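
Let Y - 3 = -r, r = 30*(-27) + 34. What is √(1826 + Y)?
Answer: √2605 ≈ 51.039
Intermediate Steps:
r = -776 (r = -810 + 34 = -776)
Y = 779 (Y = 3 - 1*(-776) = 3 + 776 = 779)
√(1826 + Y) = √(1826 + 779) = √2605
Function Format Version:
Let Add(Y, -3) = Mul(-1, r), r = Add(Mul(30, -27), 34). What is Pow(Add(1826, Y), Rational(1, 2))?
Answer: Pow(2605, Rational(1, 2)) ≈ 51.039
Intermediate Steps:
r = -776 (r = Add(-810, 34) = -776)
Y = 779 (Y = Add(3, Mul(-1, -776)) = Add(3, 776) = 779)
Pow(Add(1826, Y), Rational(1, 2)) = Pow(Add(1826, 779), Rational(1, 2)) = Pow(2605, Rational(1, 2))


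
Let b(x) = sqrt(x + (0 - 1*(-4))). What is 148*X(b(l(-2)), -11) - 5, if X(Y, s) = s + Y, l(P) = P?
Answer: -1633 + 148*sqrt(2) ≈ -1423.7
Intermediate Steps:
b(x) = sqrt(4 + x) (b(x) = sqrt(x + (0 + 4)) = sqrt(x + 4) = sqrt(4 + x))
X(Y, s) = Y + s
148*X(b(l(-2)), -11) - 5 = 148*(sqrt(4 - 2) - 11) - 5 = 148*(sqrt(2) - 11) - 5 = 148*(-11 + sqrt(2)) - 5 = (-1628 + 148*sqrt(2)) - 5 = -1633 + 148*sqrt(2)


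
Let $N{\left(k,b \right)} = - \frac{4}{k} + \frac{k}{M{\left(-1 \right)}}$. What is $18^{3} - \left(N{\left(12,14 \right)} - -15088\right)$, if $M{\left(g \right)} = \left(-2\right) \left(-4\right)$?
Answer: $- \frac{55543}{6} \approx -9257.2$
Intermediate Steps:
$M{\left(g \right)} = 8$
$N{\left(k,b \right)} = - \frac{4}{k} + \frac{k}{8}$
$18^{3} - \left(N{\left(12,14 \right)} - -15088\right) = 18^{3} - \left(\left(- \frac{4}{12} + \frac{1}{8} \cdot 12\right) - -15088\right) = 5832 - \left(\left(\left(-4\right) \frac{1}{12} + \frac{3}{2}\right) + 15088\right) = 5832 - \left(\left(- \frac{1}{3} + \frac{3}{2}\right) + 15088\right) = 5832 - \left(\frac{7}{6} + 15088\right) = 5832 - \frac{90535}{6} = - \frac{55543}{6}$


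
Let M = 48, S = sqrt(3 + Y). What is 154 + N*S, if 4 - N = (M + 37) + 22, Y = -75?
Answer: 154 - 618*I*sqrt(2) ≈ 154.0 - 873.98*I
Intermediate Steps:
S = 6*I*sqrt(2) (S = sqrt(3 - 75) = sqrt(-72) = 6*I*sqrt(2) ≈ 8.4853*I)
N = -103 (N = 4 - ((48 + 37) + 22) = 4 - (85 + 22) = 4 - 1*107 = 4 - 107 = -103)
154 + N*S = 154 - 618*I*sqrt(2)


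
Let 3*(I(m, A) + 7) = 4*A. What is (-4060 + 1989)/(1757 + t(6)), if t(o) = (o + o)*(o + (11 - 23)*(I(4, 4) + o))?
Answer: -2071/1205 ≈ -1.7187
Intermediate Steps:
I(m, A) = -7 + 4*A/3 (I(m, A) = -7 + (4*A)/3 = -7 + 4*A/3)
t(o) = 2*o*(20 - 11*o) (t(o) = (o + o)*(o + (11 - 23)*((-7 + (4/3)*4) + o)) = (2*o)*(o - 12*((-7 + 16/3) + o)) = (2*o)*(o - 12*(-5/3 + o)) = (2*o)*(o + (20 - 12*o)) = (2*o)*(20 - 11*o) = 2*o*(20 - 11*o))
(-4060 + 1989)/(1757 + t(6)) = (-4060 + 1989)/(1757 + 2*6*(20 - 11*6)) = -2071/(1757 + 2*6*(20 - 66)) = -2071/(1757 + 2*6*(-46)) = -2071/(1757 - 552) = -2071/1205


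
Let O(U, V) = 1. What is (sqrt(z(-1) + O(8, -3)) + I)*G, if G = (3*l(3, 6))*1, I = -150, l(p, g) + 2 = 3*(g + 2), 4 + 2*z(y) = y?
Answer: -9900 + 33*I*sqrt(6) ≈ -9900.0 + 80.833*I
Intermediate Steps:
z(y) = -2 + y/2
l(p, g) = 4 + 3*g (l(p, g) = -2 + 3*(g + 2) = -2 + 3*(2 + g) = -2 + (6 + 3*g) = 4 + 3*g)
G = 66 (G = (3*(4 + 3*6))*1 = (3*(4 + 18))*1 = (3*22)*1 = 66*1 = 66)
(sqrt(z(-1) + O(8, -3)) + I)*G = (sqrt((-2 + (1/2)*(-1)) + 1) - 150)*66 = (sqrt((-2 - 1/2) + 1) - 150)*66 = (sqrt(-5/2 + 1) - 150)*66 = (sqrt(-3/2) - 150)*66 = (I*sqrt(6)/2 - 150)*66 = (-150 + I*sqrt(6)/2)*66 = -9900 + 33*I*sqrt(6)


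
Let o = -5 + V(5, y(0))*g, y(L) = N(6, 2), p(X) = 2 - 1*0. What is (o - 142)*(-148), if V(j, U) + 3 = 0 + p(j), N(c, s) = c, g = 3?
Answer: 22200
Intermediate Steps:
p(X) = 2 (p(X) = 2 + 0 = 2)
y(L) = 6
V(j, U) = -1 (V(j, U) = -3 + (0 + 2) = -3 + 2 = -1)
o = -8 (o = -5 - 1*3 = -5 - 3 = -8)
(o - 142)*(-148) = (-8 - 142)*(-148) = -150*(-148) = 22200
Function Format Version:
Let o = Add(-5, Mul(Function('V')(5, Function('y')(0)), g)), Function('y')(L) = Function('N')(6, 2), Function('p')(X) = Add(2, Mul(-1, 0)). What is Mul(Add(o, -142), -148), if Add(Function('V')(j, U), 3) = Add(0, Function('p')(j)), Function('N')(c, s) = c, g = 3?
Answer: 22200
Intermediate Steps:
Function('p')(X) = 2 (Function('p')(X) = Add(2, 0) = 2)
Function('y')(L) = 6
Function('V')(j, U) = -1 (Function('V')(j, U) = Add(-3, Add(0, 2)) = Add(-3, 2) = -1)
o = -8 (o = Add(-5, Mul(-1, 3)) = Add(-5, -3) = -8)
Mul(Add(o, -142), -148) = Mul(Add(-8, -142), -148) = Mul(-150, -148) = 22200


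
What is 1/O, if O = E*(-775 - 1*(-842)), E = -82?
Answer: -1/5494 ≈ -0.00018202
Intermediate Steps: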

> **Work task**
Every line from above should appear again in the answer, exactly as written.

> **Output of the exercise**
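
Let Y - 3 = -r, r = 30*(-27) + 34. What is √(1826 + Y)?
Answer: √2605 ≈ 51.039
Intermediate Steps:
r = -776 (r = -810 + 34 = -776)
Y = 779 (Y = 3 - 1*(-776) = 3 + 776 = 779)
√(1826 + Y) = √(1826 + 779) = √2605
Function Format Version:
Let Add(Y, -3) = Mul(-1, r), r = Add(Mul(30, -27), 34). What is Pow(Add(1826, Y), Rational(1, 2))?
Answer: Pow(2605, Rational(1, 2)) ≈ 51.039
Intermediate Steps:
r = -776 (r = Add(-810, 34) = -776)
Y = 779 (Y = Add(3, Mul(-1, -776)) = Add(3, 776) = 779)
Pow(Add(1826, Y), Rational(1, 2)) = Pow(Add(1826, 779), Rational(1, 2)) = Pow(2605, Rational(1, 2))


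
Let b(x) = sqrt(x + (0 - 1*(-4))). What is 148*X(b(l(-2)), -11) - 5, if X(Y, s) = s + Y, l(P) = P?
Answer: -1633 + 148*sqrt(2) ≈ -1423.7
Intermediate Steps:
b(x) = sqrt(4 + x) (b(x) = sqrt(x + (0 + 4)) = sqrt(x + 4) = sqrt(4 + x))
X(Y, s) = Y + s
148*X(b(l(-2)), -11) - 5 = 148*(sqrt(4 - 2) - 11) - 5 = 148*(sqrt(2) - 11) - 5 = 148*(-11 + sqrt(2)) - 5 = (-1628 + 148*sqrt(2)) - 5 = -1633 + 148*sqrt(2)


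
Let $N{\left(k,b \right)} = - \frac{4}{k} + \frac{k}{M{\left(-1 \right)}}$. What is $18^{3} - \left(N{\left(12,14 \right)} - -15088\right)$, if $M{\left(g \right)} = \left(-2\right) \left(-4\right)$?
Answer: $- \frac{55543}{6} \approx -9257.2$
Intermediate Steps:
$M{\left(g \right)} = 8$
$N{\left(k,b \right)} = - \frac{4}{k} + \frac{k}{8}$
$18^{3} - \left(N{\left(12,14 \right)} - -15088\right) = 18^{3} - \left(\left(- \frac{4}{12} + \frac{1}{8} \cdot 12\right) - -15088\right) = 5832 - \left(\left(\left(-4\right) \frac{1}{12} + \frac{3}{2}\right) + 15088\right) = 5832 - \left(\left(- \frac{1}{3} + \frac{3}{2}\right) + 15088\right) = 5832 - \left(\frac{7}{6} + 15088\right) = 5832 - \frac{90535}{6} = - \frac{55543}{6}$


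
Let M = 48, S = sqrt(3 + Y). What is 154 + N*S, if 4 - N = (M + 37) + 22, Y = -75?
Answer: 154 - 618*I*sqrt(2) ≈ 154.0 - 873.98*I
Intermediate Steps:
S = 6*I*sqrt(2) (S = sqrt(3 - 75) = sqrt(-72) = 6*I*sqrt(2) ≈ 8.4853*I)
N = -103 (N = 4 - ((48 + 37) + 22) = 4 - (85 + 22) = 4 - 1*107 = 4 - 107 = -103)
154 + N*S = 154 - 618*I*sqrt(2)


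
Let 3*(I(m, A) + 7) = 4*A. What is (-4060 + 1989)/(1757 + t(6)), if t(o) = (o + o)*(o + (11 - 23)*(I(4, 4) + o))?
Answer: -2071/1205 ≈ -1.7187
Intermediate Steps:
I(m, A) = -7 + 4*A/3 (I(m, A) = -7 + (4*A)/3 = -7 + 4*A/3)
t(o) = 2*o*(20 - 11*o) (t(o) = (o + o)*(o + (11 - 23)*((-7 + (4/3)*4) + o)) = (2*o)*(o - 12*((-7 + 16/3) + o)) = (2*o)*(o - 12*(-5/3 + o)) = (2*o)*(o + (20 - 12*o)) = (2*o)*(20 - 11*o) = 2*o*(20 - 11*o))
(-4060 + 1989)/(1757 + t(6)) = (-4060 + 1989)/(1757 + 2*6*(20 - 11*6)) = -2071/(1757 + 2*6*(20 - 66)) = -2071/(1757 + 2*6*(-46)) = -2071/(1757 - 552) = -2071/1205


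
Let O(U, V) = 1. What is (sqrt(z(-1) + O(8, -3)) + I)*G, if G = (3*l(3, 6))*1, I = -150, l(p, g) + 2 = 3*(g + 2), 4 + 2*z(y) = y?
Answer: -9900 + 33*I*sqrt(6) ≈ -9900.0 + 80.833*I
Intermediate Steps:
z(y) = -2 + y/2
l(p, g) = 4 + 3*g (l(p, g) = -2 + 3*(g + 2) = -2 + 3*(2 + g) = -2 + (6 + 3*g) = 4 + 3*g)
G = 66 (G = (3*(4 + 3*6))*1 = (3*(4 + 18))*1 = (3*22)*1 = 66*1 = 66)
(sqrt(z(-1) + O(8, -3)) + I)*G = (sqrt((-2 + (1/2)*(-1)) + 1) - 150)*66 = (sqrt((-2 - 1/2) + 1) - 150)*66 = (sqrt(-5/2 + 1) - 150)*66 = (sqrt(-3/2) - 150)*66 = (I*sqrt(6)/2 - 150)*66 = (-150 + I*sqrt(6)/2)*66 = -9900 + 33*I*sqrt(6)


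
Let o = -5 + V(5, y(0))*g, y(L) = N(6, 2), p(X) = 2 - 1*0. What is (o - 142)*(-148), if V(j, U) + 3 = 0 + p(j), N(c, s) = c, g = 3?
Answer: 22200
Intermediate Steps:
p(X) = 2 (p(X) = 2 + 0 = 2)
y(L) = 6
V(j, U) = -1 (V(j, U) = -3 + (0 + 2) = -3 + 2 = -1)
o = -8 (o = -5 - 1*3 = -5 - 3 = -8)
(o - 142)*(-148) = (-8 - 142)*(-148) = -150*(-148) = 22200
Function Format Version:
Let o = Add(-5, Mul(Function('V')(5, Function('y')(0)), g)), Function('y')(L) = Function('N')(6, 2), Function('p')(X) = Add(2, Mul(-1, 0)). What is Mul(Add(o, -142), -148), if Add(Function('V')(j, U), 3) = Add(0, Function('p')(j)), Function('N')(c, s) = c, g = 3?
Answer: 22200
Intermediate Steps:
Function('p')(X) = 2 (Function('p')(X) = Add(2, 0) = 2)
Function('y')(L) = 6
Function('V')(j, U) = -1 (Function('V')(j, U) = Add(-3, Add(0, 2)) = Add(-3, 2) = -1)
o = -8 (o = Add(-5, Mul(-1, 3)) = Add(-5, -3) = -8)
Mul(Add(o, -142), -148) = Mul(Add(-8, -142), -148) = Mul(-150, -148) = 22200


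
What is 1/O, if O = E*(-775 - 1*(-842)), E = -82?
Answer: -1/5494 ≈ -0.00018202
Intermediate Steps: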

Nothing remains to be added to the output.